Start of Extracted entries

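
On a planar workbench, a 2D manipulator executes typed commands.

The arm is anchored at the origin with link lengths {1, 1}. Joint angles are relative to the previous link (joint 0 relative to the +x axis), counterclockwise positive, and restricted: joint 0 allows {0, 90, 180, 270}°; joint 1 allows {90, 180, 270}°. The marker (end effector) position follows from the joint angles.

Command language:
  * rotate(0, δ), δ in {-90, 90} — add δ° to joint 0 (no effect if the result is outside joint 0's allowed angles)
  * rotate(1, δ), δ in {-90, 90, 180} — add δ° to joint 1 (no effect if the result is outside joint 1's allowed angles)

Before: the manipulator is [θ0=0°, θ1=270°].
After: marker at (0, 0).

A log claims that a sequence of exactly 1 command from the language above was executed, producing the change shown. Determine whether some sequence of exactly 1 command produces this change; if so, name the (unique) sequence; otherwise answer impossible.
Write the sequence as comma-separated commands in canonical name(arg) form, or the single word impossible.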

End of Extracted entries

• **Problem statement**: Lines from the one containing "Before: the manipulator is [θ0=0°, θ1=270°]." through the last line of the records, restated word for word: that is the whole response.

• **Exercise solution**:
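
Before: the manipulator is [θ0=0°, θ1=270°].
After: marker at (0, 0).

A log claims that a sequence of exactly 1 command from the language above was executed, producing the change shown. Determine whether some sequence of exactly 1 command produces this change; if so, name the (unique) sequence; otherwise answer impossible.
Write the sequence as comma-separated commands in canonical name(arg) form, or the single word impossible.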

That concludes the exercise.